▶ [Listed records]:
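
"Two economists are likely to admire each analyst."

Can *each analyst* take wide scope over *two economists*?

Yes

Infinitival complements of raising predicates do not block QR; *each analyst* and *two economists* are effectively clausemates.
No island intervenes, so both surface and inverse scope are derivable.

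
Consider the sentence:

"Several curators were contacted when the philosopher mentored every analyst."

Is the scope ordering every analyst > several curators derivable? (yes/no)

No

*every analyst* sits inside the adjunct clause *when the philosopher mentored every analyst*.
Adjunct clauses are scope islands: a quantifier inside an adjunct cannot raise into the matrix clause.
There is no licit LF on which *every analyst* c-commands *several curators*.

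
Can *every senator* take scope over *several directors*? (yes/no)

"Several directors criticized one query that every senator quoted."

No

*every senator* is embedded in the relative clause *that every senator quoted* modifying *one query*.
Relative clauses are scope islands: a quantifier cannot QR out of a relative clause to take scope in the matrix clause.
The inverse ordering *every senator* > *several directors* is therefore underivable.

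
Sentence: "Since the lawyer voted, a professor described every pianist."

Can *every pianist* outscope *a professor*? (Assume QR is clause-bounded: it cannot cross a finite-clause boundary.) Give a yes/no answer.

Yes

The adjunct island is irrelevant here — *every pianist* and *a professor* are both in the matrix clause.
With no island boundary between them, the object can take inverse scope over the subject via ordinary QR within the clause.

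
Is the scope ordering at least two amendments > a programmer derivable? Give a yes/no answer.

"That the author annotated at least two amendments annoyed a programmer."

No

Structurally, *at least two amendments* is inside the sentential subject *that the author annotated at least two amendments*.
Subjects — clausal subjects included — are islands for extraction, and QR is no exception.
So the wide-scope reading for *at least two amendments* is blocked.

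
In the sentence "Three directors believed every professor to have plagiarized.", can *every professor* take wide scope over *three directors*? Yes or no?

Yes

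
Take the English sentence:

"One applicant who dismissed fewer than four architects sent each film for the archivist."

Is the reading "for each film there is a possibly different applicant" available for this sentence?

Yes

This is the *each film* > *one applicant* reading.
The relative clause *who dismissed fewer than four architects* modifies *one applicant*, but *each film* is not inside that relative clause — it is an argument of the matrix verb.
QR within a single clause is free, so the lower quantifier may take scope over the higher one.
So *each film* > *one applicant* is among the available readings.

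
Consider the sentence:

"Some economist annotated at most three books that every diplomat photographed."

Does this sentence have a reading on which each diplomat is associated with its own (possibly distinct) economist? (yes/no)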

▶ [Your assignment]: If a line in the records holds the string "diplomat", copy it.

▶ [Result of the task]:
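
"Some economist annotated at most three books that every diplomat photographed."
Does this sentence have a reading on which each diplomat is associated with its own (possibly distinct) economist? (yes/no)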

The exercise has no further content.